##### WORKING DATA

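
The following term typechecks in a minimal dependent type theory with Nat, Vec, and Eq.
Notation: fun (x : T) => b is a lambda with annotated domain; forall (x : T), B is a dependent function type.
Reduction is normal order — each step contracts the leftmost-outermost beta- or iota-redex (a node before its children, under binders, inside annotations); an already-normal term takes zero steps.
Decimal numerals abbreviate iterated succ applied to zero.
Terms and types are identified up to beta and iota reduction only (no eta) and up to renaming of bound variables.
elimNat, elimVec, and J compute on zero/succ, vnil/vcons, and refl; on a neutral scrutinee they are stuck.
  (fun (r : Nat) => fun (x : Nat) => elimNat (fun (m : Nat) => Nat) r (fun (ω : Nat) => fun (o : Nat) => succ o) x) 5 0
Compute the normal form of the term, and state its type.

reduced normal form:
  5
inferred type:
  Nat
observation: 3 normal-order steps separate the term from its normal form.


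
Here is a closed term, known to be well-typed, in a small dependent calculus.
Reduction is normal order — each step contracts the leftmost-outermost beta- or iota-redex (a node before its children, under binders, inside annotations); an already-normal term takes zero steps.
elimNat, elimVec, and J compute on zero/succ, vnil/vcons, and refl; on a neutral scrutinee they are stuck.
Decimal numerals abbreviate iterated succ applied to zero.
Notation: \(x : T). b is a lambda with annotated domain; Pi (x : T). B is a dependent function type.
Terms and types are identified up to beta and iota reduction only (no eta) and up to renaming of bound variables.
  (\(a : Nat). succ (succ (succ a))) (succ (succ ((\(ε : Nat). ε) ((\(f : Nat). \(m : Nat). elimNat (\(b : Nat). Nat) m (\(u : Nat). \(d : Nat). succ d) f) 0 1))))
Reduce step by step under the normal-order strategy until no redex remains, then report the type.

reduction (normal order):
  (\(a : Nat). succ (succ (succ a))) (succ (succ ((\(ε : Nat). ε) ((\(f : Nat). \(m : Nat). elimNat (\(b : Nat). Nat) m (\(u : Nat). \(d : Nat). succ d) f) 0 1))))
  ~> succ (succ (succ (succ (succ ((\(a : Nat). a) ((\(ε : Nat). \(f : Nat). elimNat (\(m : Nat). Nat) f (\(b : Nat). \(u : Nat). succ u) ε) 0 1))))))
  ~> succ (succ (succ (succ (succ ((\(a : Nat). \(ε : Nat). elimNat (\(f : Nat). Nat) ε (\(m : Nat). \(b : Nat). succ b) a) 0 1)))))
  ~> succ (succ (succ (succ (succ ((\(a : Nat). elimNat (\(ε : Nat). Nat) a (\(f : Nat). \(m : Nat). succ m) 0) 1)))))
  ~> succ (succ (succ (succ (succ (elimNat (\(a : Nat). Nat) 1 (\(ε : Nat). \(f : Nat). succ f) 0)))))
  ~> 6
the term's type:
  Nat


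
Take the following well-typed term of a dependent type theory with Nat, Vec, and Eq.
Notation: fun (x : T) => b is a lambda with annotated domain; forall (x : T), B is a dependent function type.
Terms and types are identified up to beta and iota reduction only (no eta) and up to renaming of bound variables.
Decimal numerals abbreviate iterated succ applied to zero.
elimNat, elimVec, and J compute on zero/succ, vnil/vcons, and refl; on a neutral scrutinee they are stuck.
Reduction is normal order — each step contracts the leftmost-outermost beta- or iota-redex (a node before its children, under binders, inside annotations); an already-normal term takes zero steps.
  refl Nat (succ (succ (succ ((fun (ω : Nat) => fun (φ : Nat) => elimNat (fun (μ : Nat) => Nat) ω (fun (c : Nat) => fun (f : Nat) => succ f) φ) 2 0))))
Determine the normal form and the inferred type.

reduced normal form:
  refl Nat 5
inferred type:
  Eq Nat 5 5


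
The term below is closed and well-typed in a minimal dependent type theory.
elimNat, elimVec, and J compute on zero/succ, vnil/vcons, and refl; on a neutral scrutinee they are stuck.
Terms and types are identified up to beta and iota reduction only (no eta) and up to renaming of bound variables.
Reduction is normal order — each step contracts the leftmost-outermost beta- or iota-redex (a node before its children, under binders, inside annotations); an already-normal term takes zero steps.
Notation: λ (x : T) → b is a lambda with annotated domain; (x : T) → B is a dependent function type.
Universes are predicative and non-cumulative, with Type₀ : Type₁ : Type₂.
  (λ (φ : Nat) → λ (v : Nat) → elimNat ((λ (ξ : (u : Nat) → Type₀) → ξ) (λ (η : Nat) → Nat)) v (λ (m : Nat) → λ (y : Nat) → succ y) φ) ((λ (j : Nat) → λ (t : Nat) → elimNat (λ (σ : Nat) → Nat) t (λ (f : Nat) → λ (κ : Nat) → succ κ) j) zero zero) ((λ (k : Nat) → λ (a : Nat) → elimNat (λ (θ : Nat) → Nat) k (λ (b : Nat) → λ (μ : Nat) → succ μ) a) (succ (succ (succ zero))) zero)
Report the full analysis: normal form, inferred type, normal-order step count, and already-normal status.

resulting normal form:
  succ (succ (succ zero))
type:
  Nat
steps to reach normal form (normal order): 10
term was already normal: no
first contracted redex: a beta-redex


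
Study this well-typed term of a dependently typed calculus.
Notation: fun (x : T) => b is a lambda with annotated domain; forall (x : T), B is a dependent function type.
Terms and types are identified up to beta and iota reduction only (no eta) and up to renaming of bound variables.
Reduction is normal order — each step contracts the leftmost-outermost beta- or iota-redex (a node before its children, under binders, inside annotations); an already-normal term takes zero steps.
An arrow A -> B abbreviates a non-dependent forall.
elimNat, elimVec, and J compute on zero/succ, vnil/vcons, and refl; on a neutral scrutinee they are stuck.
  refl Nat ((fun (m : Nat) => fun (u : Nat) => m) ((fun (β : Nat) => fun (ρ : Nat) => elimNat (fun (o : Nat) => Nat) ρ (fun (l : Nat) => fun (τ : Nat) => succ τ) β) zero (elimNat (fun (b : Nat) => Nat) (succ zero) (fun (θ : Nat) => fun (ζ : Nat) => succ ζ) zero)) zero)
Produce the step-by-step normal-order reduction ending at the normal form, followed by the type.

normal-order reduction sequence:
  refl Nat ((fun (m : Nat) => fun (u : Nat) => m) ((fun (β : Nat) => fun (ρ : Nat) => elimNat (fun (o : Nat) => Nat) ρ (fun (l : Nat) => fun (τ : Nat) => succ τ) β) zero (elimNat (fun (b : Nat) => Nat) (succ zero) (fun (θ : Nat) => fun (ζ : Nat) => succ ζ) zero)) zero)
  ~> refl Nat ((fun (m : Nat) => (fun (u : Nat) => fun (β : Nat) => elimNat (fun (ρ : Nat) => Nat) β (fun (o : Nat) => fun (l : Nat) => succ l) u) zero (elimNat (fun (τ : Nat) => Nat) (succ zero) (fun (b : Nat) => fun (θ : Nat) => succ θ) zero)) zero)
  ~> refl Nat ((fun (m : Nat) => fun (u : Nat) => elimNat (fun (β : Nat) => Nat) u (fun (ρ : Nat) => fun (o : Nat) => succ o) m) zero (elimNat (fun (l : Nat) => Nat) (succ zero) (fun (τ : Nat) => fun (b : Nat) => succ b) zero))
  ~> refl Nat ((fun (m : Nat) => elimNat (fun (u : Nat) => Nat) m (fun (β : Nat) => fun (ρ : Nat) => succ ρ) zero) (elimNat (fun (o : Nat) => Nat) (succ zero) (fun (l : Nat) => fun (τ : Nat) => succ τ) zero))
  ~> refl Nat (elimNat (fun (m : Nat) => Nat) (elimNat (fun (u : Nat) => Nat) (succ zero) (fun (β : Nat) => fun (ρ : Nat) => succ ρ) zero) (fun (o : Nat) => fun (l : Nat) => succ l) zero)
  ~> refl Nat (elimNat (fun (m : Nat) => Nat) (succ zero) (fun (u : Nat) => fun (β : Nat) => succ β) zero)
  ~> refl Nat (succ zero)
inferred type:
  Eq Nat (succ zero) (succ zero)


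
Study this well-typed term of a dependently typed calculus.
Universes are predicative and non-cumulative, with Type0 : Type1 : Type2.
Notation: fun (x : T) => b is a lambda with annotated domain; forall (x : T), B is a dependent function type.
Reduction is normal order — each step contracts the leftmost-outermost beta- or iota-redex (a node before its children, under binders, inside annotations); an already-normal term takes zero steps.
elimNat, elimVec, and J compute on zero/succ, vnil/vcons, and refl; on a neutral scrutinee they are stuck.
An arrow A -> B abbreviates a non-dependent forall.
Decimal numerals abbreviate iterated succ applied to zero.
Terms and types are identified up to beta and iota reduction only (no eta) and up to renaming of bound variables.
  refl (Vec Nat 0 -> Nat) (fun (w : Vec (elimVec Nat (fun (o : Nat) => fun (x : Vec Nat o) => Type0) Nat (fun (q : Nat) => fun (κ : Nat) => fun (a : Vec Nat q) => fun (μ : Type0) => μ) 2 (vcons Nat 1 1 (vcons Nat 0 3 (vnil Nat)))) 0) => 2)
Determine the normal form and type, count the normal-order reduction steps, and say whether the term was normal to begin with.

normal form:
  refl (Vec Nat 0 -> Nat) (fun (w : Vec Nat 0) => 2)
the term's type:
  Eq (Vec Nat 0 -> Nat) (fun (w : Vec Nat 0) => 2) (fun (o : Vec Nat 0) => 2)
reduction steps (normal order): 11
started in normal form: no
first contracted redex: an elimVec iota-redex


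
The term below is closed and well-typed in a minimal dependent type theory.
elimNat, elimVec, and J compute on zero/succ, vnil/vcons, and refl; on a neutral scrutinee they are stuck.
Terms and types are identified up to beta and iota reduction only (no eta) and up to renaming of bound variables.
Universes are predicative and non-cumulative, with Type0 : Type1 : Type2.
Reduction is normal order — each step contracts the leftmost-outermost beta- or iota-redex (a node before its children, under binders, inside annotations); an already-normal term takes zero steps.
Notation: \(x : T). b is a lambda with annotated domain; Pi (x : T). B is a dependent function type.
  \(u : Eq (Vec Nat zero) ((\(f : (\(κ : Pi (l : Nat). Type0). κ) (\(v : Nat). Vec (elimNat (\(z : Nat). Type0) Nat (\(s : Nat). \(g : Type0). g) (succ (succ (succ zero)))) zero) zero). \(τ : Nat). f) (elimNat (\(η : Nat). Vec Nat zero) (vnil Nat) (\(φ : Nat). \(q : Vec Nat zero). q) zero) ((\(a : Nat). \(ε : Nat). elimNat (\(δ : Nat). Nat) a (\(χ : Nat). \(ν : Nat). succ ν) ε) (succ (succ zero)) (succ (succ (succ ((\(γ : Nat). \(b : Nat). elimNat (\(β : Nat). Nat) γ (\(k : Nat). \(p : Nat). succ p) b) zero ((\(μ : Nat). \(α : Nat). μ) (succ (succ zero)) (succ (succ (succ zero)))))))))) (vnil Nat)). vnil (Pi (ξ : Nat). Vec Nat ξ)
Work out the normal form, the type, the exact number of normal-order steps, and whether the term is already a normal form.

normal form:
  \(u : Eq (Vec Nat zero) (vnil Nat) (vnil Nat)). vnil (Pi (f : Nat). Vec Nat f)
the term's type:
  Pi (u : Eq (Vec Nat zero) (vnil Nat) (vnil Nat)). Vec (Pi (f : Nat). Vec Nat f) zero
reduction steps (normal order): 3
term was already normal: no
first redex: a beta-redex


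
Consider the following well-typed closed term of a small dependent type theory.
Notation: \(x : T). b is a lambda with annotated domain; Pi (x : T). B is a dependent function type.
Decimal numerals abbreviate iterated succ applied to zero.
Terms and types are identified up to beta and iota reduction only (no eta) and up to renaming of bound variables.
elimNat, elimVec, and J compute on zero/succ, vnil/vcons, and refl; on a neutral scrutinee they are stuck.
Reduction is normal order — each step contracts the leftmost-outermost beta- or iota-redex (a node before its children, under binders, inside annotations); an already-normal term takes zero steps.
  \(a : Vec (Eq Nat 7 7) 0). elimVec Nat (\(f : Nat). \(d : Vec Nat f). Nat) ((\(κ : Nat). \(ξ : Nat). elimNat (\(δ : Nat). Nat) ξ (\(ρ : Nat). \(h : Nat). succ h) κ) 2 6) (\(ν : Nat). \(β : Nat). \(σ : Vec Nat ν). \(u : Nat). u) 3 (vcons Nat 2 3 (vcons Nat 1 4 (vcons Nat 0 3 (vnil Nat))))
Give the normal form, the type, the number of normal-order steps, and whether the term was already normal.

reduced normal form:
  \(a : Vec (Eq Nat 7 7) 0). 8
the term's type:
  Pi (a : Vec (Eq Nat 7 7) 0). Nat
normal-order step count: 25
started in normal form: no
first redex: an elimVec iota-redex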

##########

▶ EXERCISE GOAL
Filter the material above down to the lines that hold the word "well".

▶ RESULT
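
Here is a closed term, known to be well-typed, in a small dependent calculus.
Take the following well-typed term of a dependent type theory with Nat, Vec, and Eq.
The term below is closed and well-typed in a minimal dependent type theory.
Study this well-typed term of a dependently typed calculus.
Study this well-typed term of a dependently typed calculus.
The term below is closed and well-typed in a minimal dependent type theory.
Consider the following well-typed closed term of a small dependent type theory.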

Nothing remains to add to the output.